- [Task objective]: In this exercise, return each entry exactly as given.

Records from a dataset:
-.-.-

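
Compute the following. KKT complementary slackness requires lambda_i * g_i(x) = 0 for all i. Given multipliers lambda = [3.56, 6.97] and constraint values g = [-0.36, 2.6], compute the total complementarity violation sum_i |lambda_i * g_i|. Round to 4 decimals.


KKT complementary slackness check:
lambda_1 * g_1 = 3.56 * -0.36 = -1.2816
lambda_2 * g_2 = 6.97 * 2.6 = 18.122
Total violation = 1.2816 + 18.122 = 19.4036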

-.-.-

- [Exercise result]:
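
Compute the following. KKT complementary slackness requires lambda_i * g_i(x) = 0 for all i. Given multipliers lambda = [3.56, 6.97] and constraint values g = [-0.36, 2.6], compute the total complementarity violation sum_i |lambda_i * g_i|. Round to 4 decimals.


KKT complementary slackness check:
lambda_1 * g_1 = 3.56 * -0.36 = -1.2816
lambda_2 * g_2 = 6.97 * 2.6 = 18.122
Total violation = 1.2816 + 18.122 = 19.4036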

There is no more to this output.